◆ TASK INSTRUCTIONS
Repeat each record word for word. Leave nothing out.

◆ PROVIDED MATERIAL
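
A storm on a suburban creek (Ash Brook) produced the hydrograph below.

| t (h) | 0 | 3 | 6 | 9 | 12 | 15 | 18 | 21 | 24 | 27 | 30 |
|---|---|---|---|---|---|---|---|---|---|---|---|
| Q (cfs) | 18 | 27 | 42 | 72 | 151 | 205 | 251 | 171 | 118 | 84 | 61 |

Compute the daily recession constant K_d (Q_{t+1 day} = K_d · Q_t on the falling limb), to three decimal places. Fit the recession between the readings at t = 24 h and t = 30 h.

Between t = 24 h and t = 30 h the flow falls from 118 to 61 cfs over 2×3 h = 6 h.
Per-interval ratio K = (61/118)^(1/2) = 0.7190; K_d = K^(24/3) = 0.071.

K_d ≈ 0.071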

◆ EXERCISE ANSWER
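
A storm on a suburban creek (Ash Brook) produced the hydrograph below.

| t (h) | 0 | 3 | 6 | 9 | 12 | 15 | 18 | 21 | 24 | 27 | 30 |
|---|---|---|---|---|---|---|---|---|---|---|---|
| Q (cfs) | 18 | 27 | 42 | 72 | 151 | 205 | 251 | 171 | 118 | 84 | 61 |

Compute the daily recession constant K_d (Q_{t+1 day} = K_d · Q_t on the falling limb), to three decimal places. Fit the recession between the readings at t = 24 h and t = 30 h.

Between t = 24 h and t = 30 h the flow falls from 118 to 61 cfs over 2×3 h = 6 h.
Per-interval ratio K = (61/118)^(1/2) = 0.7190; K_d = K^(24/3) = 0.071.

K_d ≈ 0.071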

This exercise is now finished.